**Assignment:**
Reproduce the entries below, please. Keep every character the same.

··· Data records

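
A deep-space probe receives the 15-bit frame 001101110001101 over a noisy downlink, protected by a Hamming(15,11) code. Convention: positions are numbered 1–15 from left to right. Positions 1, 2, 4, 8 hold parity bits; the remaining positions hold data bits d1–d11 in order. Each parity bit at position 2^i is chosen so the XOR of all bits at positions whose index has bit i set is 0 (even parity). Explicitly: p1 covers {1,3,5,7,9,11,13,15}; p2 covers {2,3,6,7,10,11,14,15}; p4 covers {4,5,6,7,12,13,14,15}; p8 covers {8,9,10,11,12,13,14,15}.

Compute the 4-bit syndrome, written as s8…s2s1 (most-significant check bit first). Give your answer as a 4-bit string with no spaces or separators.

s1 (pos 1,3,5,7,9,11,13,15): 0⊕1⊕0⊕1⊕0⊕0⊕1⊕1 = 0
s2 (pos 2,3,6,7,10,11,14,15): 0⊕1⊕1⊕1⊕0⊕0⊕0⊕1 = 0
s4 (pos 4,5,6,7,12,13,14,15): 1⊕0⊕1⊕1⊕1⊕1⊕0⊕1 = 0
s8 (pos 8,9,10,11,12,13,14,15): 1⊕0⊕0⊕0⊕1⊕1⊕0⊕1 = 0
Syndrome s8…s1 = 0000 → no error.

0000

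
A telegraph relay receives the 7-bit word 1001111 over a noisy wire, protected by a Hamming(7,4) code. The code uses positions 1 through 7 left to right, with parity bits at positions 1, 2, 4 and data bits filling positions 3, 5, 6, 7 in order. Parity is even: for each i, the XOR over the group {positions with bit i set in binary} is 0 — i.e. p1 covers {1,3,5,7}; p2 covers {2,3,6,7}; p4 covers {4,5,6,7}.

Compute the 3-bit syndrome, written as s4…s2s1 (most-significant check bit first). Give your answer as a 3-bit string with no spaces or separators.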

······

**Problem solution:**
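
A deep-space probe receives the 15-bit frame 001101110001101 over a noisy downlink, protected by a Hamming(15,11) code. Convention: positions are numbered 1–15 from left to right. Positions 1, 2, 4, 8 hold parity bits; the remaining positions hold data bits d1–d11 in order. Each parity bit at position 2^i is chosen so the XOR of all bits at positions whose index has bit i set is 0 (even parity). Explicitly: p1 covers {1,3,5,7,9,11,13,15}; p2 covers {2,3,6,7,10,11,14,15}; p4 covers {4,5,6,7,12,13,14,15}; p8 covers {8,9,10,11,12,13,14,15}.

Compute the 4-bit syndrome, written as s8…s2s1 (most-significant check bit first). Give your answer as a 4-bit string with no spaces or separators.

s1 (pos 1,3,5,7,9,11,13,15): 0⊕1⊕0⊕1⊕0⊕0⊕1⊕1 = 0
s2 (pos 2,3,6,7,10,11,14,15): 0⊕1⊕1⊕1⊕0⊕0⊕0⊕1 = 0
s4 (pos 4,5,6,7,12,13,14,15): 1⊕0⊕1⊕1⊕1⊕1⊕0⊕1 = 0
s8 (pos 8,9,10,11,12,13,14,15): 1⊕0⊕0⊕0⊕1⊕1⊕0⊕1 = 0
Syndrome s8…s1 = 0000 → no error.

0000

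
A telegraph relay receives the 7-bit word 1001111 over a noisy wire, protected by a Hamming(7,4) code. The code uses positions 1 through 7 left to right, with parity bits at positions 1, 2, 4 and data bits filling positions 3, 5, 6, 7 in order. Parity is even: for each i, the XOR over the group {positions with bit i set in binary} is 0 — i.e. p1 covers {1,3,5,7}; p2 covers {2,3,6,7}; p4 covers {4,5,6,7}.

Compute the 3-bit syndrome, written as s4…s2s1 (most-significant check bit first). Give your answer as a 3-bit string with no spaces or separators.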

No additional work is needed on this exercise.